## WORK REQUIRED
Among the entries below, take the line with "index.gen: depends on" and the line with "meta.gen: depends on", and output them and every line between them exactly, with nothing else.

## SUPPLIED RECORDS

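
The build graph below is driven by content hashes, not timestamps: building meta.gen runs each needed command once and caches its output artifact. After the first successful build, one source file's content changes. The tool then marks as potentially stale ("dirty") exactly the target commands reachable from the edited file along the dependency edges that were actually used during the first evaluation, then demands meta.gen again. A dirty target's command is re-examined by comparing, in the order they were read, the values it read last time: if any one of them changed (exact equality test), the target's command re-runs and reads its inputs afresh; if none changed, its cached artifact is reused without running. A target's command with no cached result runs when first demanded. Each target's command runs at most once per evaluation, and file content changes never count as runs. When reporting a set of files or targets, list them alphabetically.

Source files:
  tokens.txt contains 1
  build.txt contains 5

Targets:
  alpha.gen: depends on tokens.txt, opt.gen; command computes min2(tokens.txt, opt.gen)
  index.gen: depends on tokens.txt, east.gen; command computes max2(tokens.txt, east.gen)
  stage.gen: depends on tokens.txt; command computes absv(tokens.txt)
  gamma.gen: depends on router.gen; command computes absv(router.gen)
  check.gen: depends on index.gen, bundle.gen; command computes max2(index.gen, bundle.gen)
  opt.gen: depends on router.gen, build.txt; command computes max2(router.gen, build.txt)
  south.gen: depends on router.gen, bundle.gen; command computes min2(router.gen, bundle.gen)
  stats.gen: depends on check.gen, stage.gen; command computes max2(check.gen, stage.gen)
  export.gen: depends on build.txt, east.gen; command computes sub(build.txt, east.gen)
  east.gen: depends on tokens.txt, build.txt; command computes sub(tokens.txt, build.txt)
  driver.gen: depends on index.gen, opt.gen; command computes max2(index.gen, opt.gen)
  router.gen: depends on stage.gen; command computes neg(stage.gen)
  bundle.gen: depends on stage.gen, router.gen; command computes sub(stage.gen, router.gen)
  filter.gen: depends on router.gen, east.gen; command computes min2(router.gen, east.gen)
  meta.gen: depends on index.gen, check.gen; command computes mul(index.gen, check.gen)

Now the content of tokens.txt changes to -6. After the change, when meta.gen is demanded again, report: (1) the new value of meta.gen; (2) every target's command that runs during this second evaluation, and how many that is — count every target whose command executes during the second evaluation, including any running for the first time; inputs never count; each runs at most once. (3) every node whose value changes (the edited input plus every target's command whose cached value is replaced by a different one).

meta.gen now evaluates to -72.
Run set: bundle.gen, check.gen, east.gen, index.gen, meta.gen, router.gen, stage.gen (7 run).
Changed values: bundle.gen, check.gen, east.gen, index.gen, meta.gen, router.gen, stage.gen, tokens.txt.

Initial pass — values computed on the first demand:
  east.gen = sub(1, 5) = -4
  index.gen = max2(1, -4) = 1
  stage.gen = absv(1) = 1
  router.gen = neg(1) = -1
  bundle.gen = sub(1, -1) = 2
  check.gen = max2(1, 2) = 2
  meta.gen = mul(1, 2) = 2

Second demand — change propagation:
  east.gen: re-runs because tokens.txt 1->-6; new result -11.
  index.gen: re-runs because tokens.txt 1->-6; east.gen -4->-11; new result -6.
  stage.gen: re-runs because tokens.txt 1->-6; new result 6.
  router.gen: re-runs because stage.gen 1->6; new result -6.
  bundle.gen: re-runs because stage.gen 1->6; router.gen -1->-6; new result 12.
  check.gen: re-runs because index.gen 1->-6; bundle.gen 2->12; new result 12.
  meta.gen: re-runs because index.gen 1->-6; check.gen 2->12; new result -72.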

## TASK RESULT
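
  index.gen: depends on tokens.txt, east.gen; command computes max2(tokens.txt, east.gen)
  stage.gen: depends on tokens.txt; command computes absv(tokens.txt)
  gamma.gen: depends on router.gen; command computes absv(router.gen)
  check.gen: depends on index.gen, bundle.gen; command computes max2(index.gen, bundle.gen)
  opt.gen: depends on router.gen, build.txt; command computes max2(router.gen, build.txt)
  south.gen: depends on router.gen, bundle.gen; command computes min2(router.gen, bundle.gen)
  stats.gen: depends on check.gen, stage.gen; command computes max2(check.gen, stage.gen)
  export.gen: depends on build.txt, east.gen; command computes sub(build.txt, east.gen)
  east.gen: depends on tokens.txt, build.txt; command computes sub(tokens.txt, build.txt)
  driver.gen: depends on index.gen, opt.gen; command computes max2(index.gen, opt.gen)
  router.gen: depends on stage.gen; command computes neg(stage.gen)
  bundle.gen: depends on stage.gen, router.gen; command computes sub(stage.gen, router.gen)
  filter.gen: depends on router.gen, east.gen; command computes min2(router.gen, east.gen)
  meta.gen: depends on index.gen, check.gen; command computes mul(index.gen, check.gen)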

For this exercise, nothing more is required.